TRY IT
Only the lines that hold "Which" should be in the answer, each copied from the data below.

SUPPLIED RECORDS
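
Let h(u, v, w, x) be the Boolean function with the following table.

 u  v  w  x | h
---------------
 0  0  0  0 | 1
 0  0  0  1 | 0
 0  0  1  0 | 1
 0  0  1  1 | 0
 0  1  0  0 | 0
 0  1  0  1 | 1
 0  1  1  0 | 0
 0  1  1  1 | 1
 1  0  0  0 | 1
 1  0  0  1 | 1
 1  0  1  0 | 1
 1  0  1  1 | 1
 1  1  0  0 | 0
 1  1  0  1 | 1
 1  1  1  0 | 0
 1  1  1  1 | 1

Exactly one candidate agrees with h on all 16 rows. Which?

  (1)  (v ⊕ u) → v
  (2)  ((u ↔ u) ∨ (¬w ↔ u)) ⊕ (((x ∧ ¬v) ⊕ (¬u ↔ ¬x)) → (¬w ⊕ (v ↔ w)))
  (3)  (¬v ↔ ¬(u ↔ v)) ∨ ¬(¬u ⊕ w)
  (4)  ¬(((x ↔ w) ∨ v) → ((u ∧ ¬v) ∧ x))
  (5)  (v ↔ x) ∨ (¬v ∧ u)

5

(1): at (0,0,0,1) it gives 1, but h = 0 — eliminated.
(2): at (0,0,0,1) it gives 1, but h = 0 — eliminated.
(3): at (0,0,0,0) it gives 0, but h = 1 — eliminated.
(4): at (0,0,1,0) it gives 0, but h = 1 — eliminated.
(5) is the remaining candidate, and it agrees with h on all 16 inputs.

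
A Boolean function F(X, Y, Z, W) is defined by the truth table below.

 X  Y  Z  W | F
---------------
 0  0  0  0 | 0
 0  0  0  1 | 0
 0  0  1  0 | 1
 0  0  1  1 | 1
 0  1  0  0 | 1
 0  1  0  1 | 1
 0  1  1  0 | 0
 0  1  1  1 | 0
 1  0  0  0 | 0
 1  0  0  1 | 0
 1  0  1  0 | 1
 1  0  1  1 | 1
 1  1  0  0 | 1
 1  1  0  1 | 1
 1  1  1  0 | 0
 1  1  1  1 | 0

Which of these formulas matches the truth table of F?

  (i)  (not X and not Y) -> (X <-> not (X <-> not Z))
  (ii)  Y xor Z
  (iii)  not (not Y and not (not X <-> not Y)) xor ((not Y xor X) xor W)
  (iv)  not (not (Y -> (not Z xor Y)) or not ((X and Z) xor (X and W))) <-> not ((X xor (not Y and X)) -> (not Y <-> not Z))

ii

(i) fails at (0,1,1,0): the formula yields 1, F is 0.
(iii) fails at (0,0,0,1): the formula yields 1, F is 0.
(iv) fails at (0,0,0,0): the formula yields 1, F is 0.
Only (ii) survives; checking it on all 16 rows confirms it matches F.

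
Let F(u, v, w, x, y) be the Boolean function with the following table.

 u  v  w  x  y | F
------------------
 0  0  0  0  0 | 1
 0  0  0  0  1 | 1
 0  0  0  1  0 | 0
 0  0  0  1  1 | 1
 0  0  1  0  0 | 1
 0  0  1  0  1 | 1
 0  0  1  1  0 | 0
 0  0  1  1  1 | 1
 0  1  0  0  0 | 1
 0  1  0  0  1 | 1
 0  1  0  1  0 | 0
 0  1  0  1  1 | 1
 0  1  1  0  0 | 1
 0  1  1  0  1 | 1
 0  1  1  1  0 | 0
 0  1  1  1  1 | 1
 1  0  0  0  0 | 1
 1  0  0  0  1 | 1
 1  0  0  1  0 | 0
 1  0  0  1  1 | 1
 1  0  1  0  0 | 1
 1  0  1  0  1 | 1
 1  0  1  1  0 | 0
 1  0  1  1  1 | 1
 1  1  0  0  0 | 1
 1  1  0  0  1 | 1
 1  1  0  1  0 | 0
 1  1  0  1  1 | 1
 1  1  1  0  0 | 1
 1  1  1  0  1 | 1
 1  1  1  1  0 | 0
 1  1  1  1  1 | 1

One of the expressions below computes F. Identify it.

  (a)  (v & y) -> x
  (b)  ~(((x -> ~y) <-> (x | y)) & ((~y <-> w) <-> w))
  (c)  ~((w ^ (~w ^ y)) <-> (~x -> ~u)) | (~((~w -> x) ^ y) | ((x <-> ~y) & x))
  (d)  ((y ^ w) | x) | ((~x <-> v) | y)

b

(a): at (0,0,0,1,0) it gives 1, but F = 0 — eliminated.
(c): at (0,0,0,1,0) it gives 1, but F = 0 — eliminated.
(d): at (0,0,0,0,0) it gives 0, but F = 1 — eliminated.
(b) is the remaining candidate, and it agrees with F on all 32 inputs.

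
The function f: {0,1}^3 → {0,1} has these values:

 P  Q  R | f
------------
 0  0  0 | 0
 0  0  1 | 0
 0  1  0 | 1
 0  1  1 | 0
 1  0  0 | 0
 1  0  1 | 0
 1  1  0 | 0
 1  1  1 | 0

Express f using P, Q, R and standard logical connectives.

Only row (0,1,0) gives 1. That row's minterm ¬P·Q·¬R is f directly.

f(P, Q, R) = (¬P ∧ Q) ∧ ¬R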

---

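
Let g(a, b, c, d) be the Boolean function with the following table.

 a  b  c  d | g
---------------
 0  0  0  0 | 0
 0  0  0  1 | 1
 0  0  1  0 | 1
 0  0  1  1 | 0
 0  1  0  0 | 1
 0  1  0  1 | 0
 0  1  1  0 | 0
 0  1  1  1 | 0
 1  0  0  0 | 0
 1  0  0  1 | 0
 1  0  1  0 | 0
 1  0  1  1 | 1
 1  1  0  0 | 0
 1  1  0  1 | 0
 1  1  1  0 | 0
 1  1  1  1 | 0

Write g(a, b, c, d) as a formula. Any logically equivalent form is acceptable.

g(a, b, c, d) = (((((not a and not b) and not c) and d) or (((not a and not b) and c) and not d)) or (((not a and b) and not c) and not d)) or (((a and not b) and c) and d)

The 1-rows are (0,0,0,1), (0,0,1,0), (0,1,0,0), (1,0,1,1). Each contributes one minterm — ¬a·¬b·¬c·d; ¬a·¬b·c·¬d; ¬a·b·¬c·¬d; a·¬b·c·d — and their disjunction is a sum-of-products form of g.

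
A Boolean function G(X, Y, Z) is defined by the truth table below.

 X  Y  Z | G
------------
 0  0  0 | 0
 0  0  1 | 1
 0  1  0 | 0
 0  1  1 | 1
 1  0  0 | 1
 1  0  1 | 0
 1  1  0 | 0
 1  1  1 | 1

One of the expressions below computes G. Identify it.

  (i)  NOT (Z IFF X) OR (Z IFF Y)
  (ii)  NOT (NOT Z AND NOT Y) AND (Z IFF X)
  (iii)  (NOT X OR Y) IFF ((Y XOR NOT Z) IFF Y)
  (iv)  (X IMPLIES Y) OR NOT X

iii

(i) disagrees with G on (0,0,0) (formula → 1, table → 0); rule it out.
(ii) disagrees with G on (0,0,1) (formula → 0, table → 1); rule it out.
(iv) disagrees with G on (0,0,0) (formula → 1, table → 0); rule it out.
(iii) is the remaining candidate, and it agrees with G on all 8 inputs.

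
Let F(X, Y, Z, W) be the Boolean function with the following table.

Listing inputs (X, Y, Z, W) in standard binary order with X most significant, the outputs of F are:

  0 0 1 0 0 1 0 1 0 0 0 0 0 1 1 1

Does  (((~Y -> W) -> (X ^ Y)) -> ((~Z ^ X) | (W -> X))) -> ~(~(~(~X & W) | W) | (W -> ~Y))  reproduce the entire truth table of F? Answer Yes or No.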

* * *

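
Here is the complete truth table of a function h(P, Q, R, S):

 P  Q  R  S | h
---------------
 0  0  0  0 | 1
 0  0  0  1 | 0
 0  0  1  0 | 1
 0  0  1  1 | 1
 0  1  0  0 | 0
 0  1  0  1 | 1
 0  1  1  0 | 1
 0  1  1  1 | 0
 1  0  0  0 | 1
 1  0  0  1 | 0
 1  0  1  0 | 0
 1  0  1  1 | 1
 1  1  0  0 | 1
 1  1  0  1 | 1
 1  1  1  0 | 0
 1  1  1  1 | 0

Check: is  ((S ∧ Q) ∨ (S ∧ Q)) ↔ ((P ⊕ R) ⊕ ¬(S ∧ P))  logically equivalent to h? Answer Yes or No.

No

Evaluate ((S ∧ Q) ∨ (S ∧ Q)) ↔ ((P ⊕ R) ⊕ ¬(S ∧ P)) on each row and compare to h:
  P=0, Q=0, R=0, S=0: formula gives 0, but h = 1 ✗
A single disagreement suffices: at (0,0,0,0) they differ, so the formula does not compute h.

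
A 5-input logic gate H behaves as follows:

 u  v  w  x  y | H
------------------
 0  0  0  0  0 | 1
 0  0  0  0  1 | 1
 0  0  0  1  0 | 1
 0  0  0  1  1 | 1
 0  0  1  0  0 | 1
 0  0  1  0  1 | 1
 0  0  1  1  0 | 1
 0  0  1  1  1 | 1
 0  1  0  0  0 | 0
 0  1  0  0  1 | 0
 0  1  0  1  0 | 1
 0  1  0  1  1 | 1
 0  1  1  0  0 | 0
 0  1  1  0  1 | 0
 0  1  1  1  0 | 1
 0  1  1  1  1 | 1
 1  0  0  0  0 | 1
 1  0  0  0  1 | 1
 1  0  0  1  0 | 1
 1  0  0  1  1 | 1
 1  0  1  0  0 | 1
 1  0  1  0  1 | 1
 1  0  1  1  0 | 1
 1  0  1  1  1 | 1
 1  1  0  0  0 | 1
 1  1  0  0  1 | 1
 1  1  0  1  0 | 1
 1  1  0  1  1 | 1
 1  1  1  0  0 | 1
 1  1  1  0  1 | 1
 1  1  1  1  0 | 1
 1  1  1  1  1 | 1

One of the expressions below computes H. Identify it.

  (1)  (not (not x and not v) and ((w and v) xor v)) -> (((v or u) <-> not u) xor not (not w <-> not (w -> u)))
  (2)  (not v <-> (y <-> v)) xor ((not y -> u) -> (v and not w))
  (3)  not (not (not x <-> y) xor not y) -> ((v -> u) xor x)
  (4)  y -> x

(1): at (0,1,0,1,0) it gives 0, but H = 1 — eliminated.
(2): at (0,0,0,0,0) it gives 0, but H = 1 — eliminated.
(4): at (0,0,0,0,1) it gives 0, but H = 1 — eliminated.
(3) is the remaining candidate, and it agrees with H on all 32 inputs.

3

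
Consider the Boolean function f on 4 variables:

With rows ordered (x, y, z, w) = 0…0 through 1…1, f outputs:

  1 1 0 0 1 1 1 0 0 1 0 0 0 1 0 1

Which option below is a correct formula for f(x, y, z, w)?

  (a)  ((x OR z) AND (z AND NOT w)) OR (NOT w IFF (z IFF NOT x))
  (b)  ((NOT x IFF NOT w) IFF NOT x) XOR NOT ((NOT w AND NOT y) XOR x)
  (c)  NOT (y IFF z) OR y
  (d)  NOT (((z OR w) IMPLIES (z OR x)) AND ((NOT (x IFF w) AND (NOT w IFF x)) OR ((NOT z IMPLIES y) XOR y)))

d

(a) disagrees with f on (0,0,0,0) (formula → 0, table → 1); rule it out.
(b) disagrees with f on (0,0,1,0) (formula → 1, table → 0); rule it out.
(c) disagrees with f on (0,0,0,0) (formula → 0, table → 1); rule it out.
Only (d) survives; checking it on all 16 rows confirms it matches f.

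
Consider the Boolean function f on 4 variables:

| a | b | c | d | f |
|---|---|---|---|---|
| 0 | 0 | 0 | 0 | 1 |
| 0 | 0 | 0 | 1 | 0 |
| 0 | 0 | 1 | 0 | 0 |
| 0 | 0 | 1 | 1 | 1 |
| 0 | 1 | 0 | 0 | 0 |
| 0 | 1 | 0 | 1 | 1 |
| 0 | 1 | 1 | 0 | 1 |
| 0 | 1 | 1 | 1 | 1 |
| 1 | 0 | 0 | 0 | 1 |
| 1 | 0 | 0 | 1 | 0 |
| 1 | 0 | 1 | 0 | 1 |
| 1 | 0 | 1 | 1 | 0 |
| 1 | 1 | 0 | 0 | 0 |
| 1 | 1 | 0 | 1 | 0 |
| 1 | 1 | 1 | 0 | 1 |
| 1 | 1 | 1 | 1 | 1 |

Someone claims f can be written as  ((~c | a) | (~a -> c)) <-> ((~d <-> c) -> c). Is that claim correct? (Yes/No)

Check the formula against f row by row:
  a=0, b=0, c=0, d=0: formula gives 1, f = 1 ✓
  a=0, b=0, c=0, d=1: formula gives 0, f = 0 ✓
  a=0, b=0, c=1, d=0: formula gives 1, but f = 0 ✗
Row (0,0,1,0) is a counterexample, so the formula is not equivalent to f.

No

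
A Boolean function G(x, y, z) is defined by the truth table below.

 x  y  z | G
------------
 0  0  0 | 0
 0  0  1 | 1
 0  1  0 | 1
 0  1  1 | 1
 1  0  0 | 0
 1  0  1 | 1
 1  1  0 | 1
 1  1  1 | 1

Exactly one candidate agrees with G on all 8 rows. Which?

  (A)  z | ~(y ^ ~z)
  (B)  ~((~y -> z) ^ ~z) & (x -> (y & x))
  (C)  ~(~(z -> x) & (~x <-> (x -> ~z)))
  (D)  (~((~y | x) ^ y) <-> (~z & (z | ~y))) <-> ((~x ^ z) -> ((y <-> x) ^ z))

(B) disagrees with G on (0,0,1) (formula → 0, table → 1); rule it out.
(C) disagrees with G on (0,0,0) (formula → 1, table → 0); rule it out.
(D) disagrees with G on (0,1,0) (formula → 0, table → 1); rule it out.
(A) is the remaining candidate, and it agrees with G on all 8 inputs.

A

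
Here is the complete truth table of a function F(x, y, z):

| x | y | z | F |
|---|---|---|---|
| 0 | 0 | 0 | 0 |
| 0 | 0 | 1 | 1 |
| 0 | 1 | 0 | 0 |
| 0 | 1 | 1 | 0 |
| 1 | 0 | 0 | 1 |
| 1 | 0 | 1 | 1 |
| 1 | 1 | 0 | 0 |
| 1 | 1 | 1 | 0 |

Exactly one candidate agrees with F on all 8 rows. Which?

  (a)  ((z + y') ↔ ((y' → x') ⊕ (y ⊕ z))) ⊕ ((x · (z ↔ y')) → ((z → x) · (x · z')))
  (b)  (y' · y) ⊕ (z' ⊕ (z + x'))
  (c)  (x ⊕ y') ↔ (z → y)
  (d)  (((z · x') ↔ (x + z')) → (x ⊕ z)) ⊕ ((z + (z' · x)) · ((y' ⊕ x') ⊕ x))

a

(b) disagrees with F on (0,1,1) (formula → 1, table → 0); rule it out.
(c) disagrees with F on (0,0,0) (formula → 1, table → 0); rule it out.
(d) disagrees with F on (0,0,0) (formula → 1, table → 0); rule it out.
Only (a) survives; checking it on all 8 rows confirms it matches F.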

TASK ANSWER
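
Exactly one candidate agrees with h on all 16 rows. Which?
Which of these formulas matches the truth table of F?
Which option below is a correct formula for f(x, y, z, w)?
Exactly one candidate agrees with G on all 8 rows. Which?
Exactly one candidate agrees with F on all 8 rows. Which?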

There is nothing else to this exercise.